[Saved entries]
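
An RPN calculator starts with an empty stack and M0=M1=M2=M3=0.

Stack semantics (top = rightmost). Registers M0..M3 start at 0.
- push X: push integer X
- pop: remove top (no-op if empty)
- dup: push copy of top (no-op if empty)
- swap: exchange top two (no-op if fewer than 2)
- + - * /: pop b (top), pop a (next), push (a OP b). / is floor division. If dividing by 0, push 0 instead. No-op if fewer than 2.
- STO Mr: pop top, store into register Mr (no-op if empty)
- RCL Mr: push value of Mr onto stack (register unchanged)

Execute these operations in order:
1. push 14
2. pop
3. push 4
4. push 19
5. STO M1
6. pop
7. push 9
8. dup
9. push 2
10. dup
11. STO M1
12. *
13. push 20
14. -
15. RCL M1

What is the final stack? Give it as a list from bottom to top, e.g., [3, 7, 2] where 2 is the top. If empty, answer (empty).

After op 1 (push 14): stack=[14] mem=[0,0,0,0]
After op 2 (pop): stack=[empty] mem=[0,0,0,0]
After op 3 (push 4): stack=[4] mem=[0,0,0,0]
After op 4 (push 19): stack=[4,19] mem=[0,0,0,0]
After op 5 (STO M1): stack=[4] mem=[0,19,0,0]
After op 6 (pop): stack=[empty] mem=[0,19,0,0]
After op 7 (push 9): stack=[9] mem=[0,19,0,0]
After op 8 (dup): stack=[9,9] mem=[0,19,0,0]
After op 9 (push 2): stack=[9,9,2] mem=[0,19,0,0]
After op 10 (dup): stack=[9,9,2,2] mem=[0,19,0,0]
After op 11 (STO M1): stack=[9,9,2] mem=[0,2,0,0]
After op 12 (*): stack=[9,18] mem=[0,2,0,0]
After op 13 (push 20): stack=[9,18,20] mem=[0,2,0,0]
After op 14 (-): stack=[9,-2] mem=[0,2,0,0]
After op 15 (RCL M1): stack=[9,-2,2] mem=[0,2,0,0]

Answer: [9, -2, 2]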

> **ACTIVITY**: Lines containing the word "than" are to be pulled from the records and copied.

> **REPLY TO THE EXERCISE**:
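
- swap: exchange top two (no-op if fewer than 2)
- + - * /: pop b (top), pop a (next), push (a OP b). / is floor division. If dividing by 0, push 0 instead. No-op if fewer than 2.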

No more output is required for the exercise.